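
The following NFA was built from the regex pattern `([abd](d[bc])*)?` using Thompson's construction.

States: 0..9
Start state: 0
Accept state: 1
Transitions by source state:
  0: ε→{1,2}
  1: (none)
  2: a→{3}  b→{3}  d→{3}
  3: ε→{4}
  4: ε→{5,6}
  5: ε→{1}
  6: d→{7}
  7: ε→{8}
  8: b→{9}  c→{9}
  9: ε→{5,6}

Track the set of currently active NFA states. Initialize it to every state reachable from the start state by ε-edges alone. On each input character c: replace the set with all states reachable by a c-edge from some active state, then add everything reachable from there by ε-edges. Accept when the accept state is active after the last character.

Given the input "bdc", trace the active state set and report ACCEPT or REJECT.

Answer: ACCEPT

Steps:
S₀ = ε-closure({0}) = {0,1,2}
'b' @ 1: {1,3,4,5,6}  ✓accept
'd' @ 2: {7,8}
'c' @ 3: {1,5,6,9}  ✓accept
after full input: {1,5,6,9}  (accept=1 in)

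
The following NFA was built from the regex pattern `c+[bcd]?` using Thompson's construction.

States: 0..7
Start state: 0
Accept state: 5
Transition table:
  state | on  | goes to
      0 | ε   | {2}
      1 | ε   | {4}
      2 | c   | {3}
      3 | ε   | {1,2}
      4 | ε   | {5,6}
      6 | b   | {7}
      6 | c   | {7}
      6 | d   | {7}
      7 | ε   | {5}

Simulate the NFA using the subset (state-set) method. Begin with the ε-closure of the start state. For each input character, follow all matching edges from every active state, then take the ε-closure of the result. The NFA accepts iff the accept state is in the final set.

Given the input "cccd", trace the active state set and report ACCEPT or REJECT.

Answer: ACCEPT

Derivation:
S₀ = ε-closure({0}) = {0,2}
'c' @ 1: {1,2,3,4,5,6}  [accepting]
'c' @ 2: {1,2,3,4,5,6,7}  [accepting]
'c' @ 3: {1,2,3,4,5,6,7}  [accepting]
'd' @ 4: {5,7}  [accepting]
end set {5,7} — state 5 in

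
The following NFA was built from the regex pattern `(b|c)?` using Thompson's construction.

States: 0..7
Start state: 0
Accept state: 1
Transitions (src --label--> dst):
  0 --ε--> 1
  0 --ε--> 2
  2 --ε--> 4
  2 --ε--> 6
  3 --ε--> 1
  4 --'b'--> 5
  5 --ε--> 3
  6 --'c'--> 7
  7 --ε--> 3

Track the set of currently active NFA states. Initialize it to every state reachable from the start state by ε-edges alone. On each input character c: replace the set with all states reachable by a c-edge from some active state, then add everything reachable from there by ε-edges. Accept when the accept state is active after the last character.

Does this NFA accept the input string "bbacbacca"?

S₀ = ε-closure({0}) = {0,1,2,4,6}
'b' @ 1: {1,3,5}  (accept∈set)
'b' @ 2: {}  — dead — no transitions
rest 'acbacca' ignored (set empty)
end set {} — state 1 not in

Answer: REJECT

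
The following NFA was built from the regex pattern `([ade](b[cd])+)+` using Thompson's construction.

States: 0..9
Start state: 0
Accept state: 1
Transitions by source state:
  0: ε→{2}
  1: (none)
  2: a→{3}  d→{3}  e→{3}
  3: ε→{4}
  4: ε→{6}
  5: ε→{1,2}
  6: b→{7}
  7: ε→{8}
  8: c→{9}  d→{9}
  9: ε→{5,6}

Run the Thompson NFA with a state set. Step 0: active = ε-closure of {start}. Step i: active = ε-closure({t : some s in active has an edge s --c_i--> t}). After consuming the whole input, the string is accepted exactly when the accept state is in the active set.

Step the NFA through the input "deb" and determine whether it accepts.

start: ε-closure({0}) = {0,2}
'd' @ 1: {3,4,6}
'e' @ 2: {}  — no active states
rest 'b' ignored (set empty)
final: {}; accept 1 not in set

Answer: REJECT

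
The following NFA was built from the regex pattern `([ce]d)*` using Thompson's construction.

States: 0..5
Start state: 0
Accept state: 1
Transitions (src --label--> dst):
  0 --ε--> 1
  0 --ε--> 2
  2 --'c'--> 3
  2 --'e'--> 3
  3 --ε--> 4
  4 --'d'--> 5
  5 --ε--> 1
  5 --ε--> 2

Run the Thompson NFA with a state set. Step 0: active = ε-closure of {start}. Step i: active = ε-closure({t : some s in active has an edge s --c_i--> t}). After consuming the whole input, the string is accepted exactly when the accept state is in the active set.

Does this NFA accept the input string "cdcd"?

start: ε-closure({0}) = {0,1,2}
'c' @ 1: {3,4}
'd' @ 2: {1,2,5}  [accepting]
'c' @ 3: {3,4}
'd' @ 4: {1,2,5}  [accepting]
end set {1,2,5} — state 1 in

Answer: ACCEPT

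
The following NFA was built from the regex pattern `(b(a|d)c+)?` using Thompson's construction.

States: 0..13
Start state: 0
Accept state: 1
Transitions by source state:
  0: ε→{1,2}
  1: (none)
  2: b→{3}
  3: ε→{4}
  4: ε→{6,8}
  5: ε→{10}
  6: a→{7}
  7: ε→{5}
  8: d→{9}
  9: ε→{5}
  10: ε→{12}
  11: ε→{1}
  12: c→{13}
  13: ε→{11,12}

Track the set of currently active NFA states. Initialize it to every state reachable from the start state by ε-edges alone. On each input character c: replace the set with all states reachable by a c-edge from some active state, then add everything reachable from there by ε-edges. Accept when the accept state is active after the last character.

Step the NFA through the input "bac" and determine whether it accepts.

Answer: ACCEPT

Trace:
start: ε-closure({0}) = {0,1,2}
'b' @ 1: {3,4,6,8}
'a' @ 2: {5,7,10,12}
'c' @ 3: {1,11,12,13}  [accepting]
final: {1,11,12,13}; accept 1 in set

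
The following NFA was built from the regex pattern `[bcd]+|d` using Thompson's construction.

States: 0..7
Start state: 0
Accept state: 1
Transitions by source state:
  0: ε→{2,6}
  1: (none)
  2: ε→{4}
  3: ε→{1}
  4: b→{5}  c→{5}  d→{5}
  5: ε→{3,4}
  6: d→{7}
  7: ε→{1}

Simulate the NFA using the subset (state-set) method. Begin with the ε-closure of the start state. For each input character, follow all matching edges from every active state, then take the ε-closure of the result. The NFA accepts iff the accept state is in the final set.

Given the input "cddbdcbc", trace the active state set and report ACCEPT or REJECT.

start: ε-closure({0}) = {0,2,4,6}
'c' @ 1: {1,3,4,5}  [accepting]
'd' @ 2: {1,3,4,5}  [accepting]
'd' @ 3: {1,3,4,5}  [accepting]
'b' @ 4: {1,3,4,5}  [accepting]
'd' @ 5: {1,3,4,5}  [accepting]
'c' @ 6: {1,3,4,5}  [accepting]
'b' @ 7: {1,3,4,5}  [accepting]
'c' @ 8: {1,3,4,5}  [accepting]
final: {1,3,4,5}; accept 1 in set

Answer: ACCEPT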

------------------------

Your assignment:
Transcribe each line of the listing above precisely as it appears.

Answer:
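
The following NFA was built from the regex pattern `([abd](d[bc])*)?` using Thompson's construction.

States: 0..9
Start state: 0
Accept state: 1
Transitions by source state:
  0: ε→{1,2}
  1: (none)
  2: a→{3}  b→{3}  d→{3}
  3: ε→{4}
  4: ε→{5,6}
  5: ε→{1}
  6: d→{7}
  7: ε→{8}
  8: b→{9}  c→{9}
  9: ε→{5,6}

Track the set of currently active NFA states. Initialize it to every state reachable from the start state by ε-edges alone. On each input character c: replace the set with all states reachable by a c-edge from some active state, then add everything reachable from there by ε-edges. Accept when the accept state is active after the last character.

Given the input "bdc", trace the active state set and report ACCEPT or REJECT.

Answer: ACCEPT

Steps:
S₀ = ε-closure({0}) = {0,1,2}
'b' @ 1: {1,3,4,5,6}  ✓accept
'd' @ 2: {7,8}
'c' @ 3: {1,5,6,9}  ✓accept
after full input: {1,5,6,9}  (accept=1 in)

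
The following NFA was built from the regex pattern `c+[bcd]?` using Thompson's construction.

States: 0..7
Start state: 0
Accept state: 5
Transition table:
  state | on  | goes to
      0 | ε   | {2}
      1 | ε   | {4}
      2 | c   | {3}
      3 | ε   | {1,2}
      4 | ε   | {5,6}
      6 | b   | {7}
      6 | c   | {7}
      6 | d   | {7}
      7 | ε   | {5}

Simulate the NFA using the subset (state-set) method. Begin with the ε-closure of the start state. For each input character, follow all matching edges from every active state, then take the ε-closure of the result. The NFA accepts iff the accept state is in the final set.

Given the input "cccd", trace the active state set and report ACCEPT or REJECT.

Answer: ACCEPT

Derivation:
S₀ = ε-closure({0}) = {0,2}
'c' @ 1: {1,2,3,4,5,6}  [accepting]
'c' @ 2: {1,2,3,4,5,6,7}  [accepting]
'c' @ 3: {1,2,3,4,5,6,7}  [accepting]
'd' @ 4: {5,7}  [accepting]
end set {5,7} — state 5 in

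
The following NFA was built from the regex pattern `(b|c)?` using Thompson's construction.

States: 0..7
Start state: 0
Accept state: 1
Transitions (src --label--> dst):
  0 --ε--> 1
  0 --ε--> 2
  2 --ε--> 4
  2 --ε--> 6
  3 --ε--> 1
  4 --'b'--> 5
  5 --ε--> 3
  6 --'c'--> 7
  7 --ε--> 3

Track the set of currently active NFA states. Initialize it to every state reachable from the start state by ε-edges alone. On each input character c: replace the set with all states reachable by a c-edge from some active state, then add everything reachable from there by ε-edges. Accept when the accept state is active after the last character.

Does this NFA accept the input string "bbacbacca"?

S₀ = ε-closure({0}) = {0,1,2,4,6}
'b' @ 1: {1,3,5}  (accept∈set)
'b' @ 2: {}  — dead — no transitions
rest 'acbacca' ignored (set empty)
end set {} — state 1 not in

Answer: REJECT

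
The following NFA was built from the regex pattern `([ade](b[cd])+)+` using Thompson's construction.

States: 0..9
Start state: 0
Accept state: 1
Transitions by source state:
  0: ε→{2}
  1: (none)
  2: a→{3}  d→{3}  e→{3}
  3: ε→{4}
  4: ε→{6}
  5: ε→{1,2}
  6: b→{7}
  7: ε→{8}
  8: c→{9}  d→{9}
  9: ε→{5,6}

Run the Thompson NFA with a state set. Step 0: active = ε-closure of {start}. Step i: active = ε-closure({t : some s in active has an edge s --c_i--> t}). After consuming the whole input, the string is accepted exactly when the accept state is in the active set.

Step the NFA through the input "deb" and determine whether it accepts.

start: ε-closure({0}) = {0,2}
'd' @ 1: {3,4,6}
'e' @ 2: {}  — no active states
rest 'b' ignored (set empty)
final: {}; accept 1 not in set

Answer: REJECT

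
The following NFA was built from the regex pattern `([ce]d)*` using Thompson's construction.

States: 0..5
Start state: 0
Accept state: 1
Transitions (src --label--> dst):
  0 --ε--> 1
  0 --ε--> 2
  2 --'c'--> 3
  2 --'e'--> 3
  3 --ε--> 4
  4 --'d'--> 5
  5 --ε--> 1
  5 --ε--> 2

Run the Thompson NFA with a state set. Step 0: active = ε-closure of {start}. Step i: active = ε-closure({t : some s in active has an edge s --c_i--> t}). After consuming the whole input, the string is accepted exactly when the accept state is in the active set.

Does this NFA accept the input string "cdcd"?

start: ε-closure({0}) = {0,1,2}
'c' @ 1: {3,4}
'd' @ 2: {1,2,5}  [accepting]
'c' @ 3: {3,4}
'd' @ 4: {1,2,5}  [accepting]
end set {1,2,5} — state 1 in

Answer: ACCEPT

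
The following NFA was built from the regex pattern `(b(a|d)c+)?` using Thompson's construction.

States: 0..13
Start state: 0
Accept state: 1
Transitions by source state:
  0: ε→{1,2}
  1: (none)
  2: b→{3}
  3: ε→{4}
  4: ε→{6,8}
  5: ε→{10}
  6: a→{7}
  7: ε→{5}
  8: d→{9}
  9: ε→{5}
  10: ε→{12}
  11: ε→{1}
  12: c→{13}
  13: ε→{11,12}

Track the set of currently active NFA states. Initialize it to every state reachable from the start state by ε-edges alone. On each input character c: replace the set with all states reachable by a c-edge from some active state, then add everything reachable from there by ε-edges. Accept when the accept state is active after the last character.

Step the NFA through the input "bac" and determine whether it accepts.

Answer: ACCEPT

Trace:
start: ε-closure({0}) = {0,1,2}
'b' @ 1: {3,4,6,8}
'a' @ 2: {5,7,10,12}
'c' @ 3: {1,11,12,13}  [accepting]
final: {1,11,12,13}; accept 1 in set

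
The following NFA was built from the regex pattern `[bcd]+|d` using Thompson's construction.

States: 0..7
Start state: 0
Accept state: 1
Transitions by source state:
  0: ε→{2,6}
  1: (none)
  2: ε→{4}
  3: ε→{1}
  4: b→{5}  c→{5}  d→{5}
  5: ε→{3,4}
  6: d→{7}
  7: ε→{1}

Simulate the NFA using the subset (state-set) method. Begin with the ε-closure of the start state. For each input character, follow all matching edges from every active state, then take the ε-closure of the result. The NFA accepts iff the accept state is in the final set.

Given the input "cddbdcbc", trace the active state set and report ACCEPT or REJECT.

start: ε-closure({0}) = {0,2,4,6}
'c' @ 1: {1,3,4,5}  [accepting]
'd' @ 2: {1,3,4,5}  [accepting]
'd' @ 3: {1,3,4,5}  [accepting]
'b' @ 4: {1,3,4,5}  [accepting]
'd' @ 5: {1,3,4,5}  [accepting]
'c' @ 6: {1,3,4,5}  [accepting]
'b' @ 7: {1,3,4,5}  [accepting]
'c' @ 8: {1,3,4,5}  [accepting]
final: {1,3,4,5}; accept 1 in set

Answer: ACCEPT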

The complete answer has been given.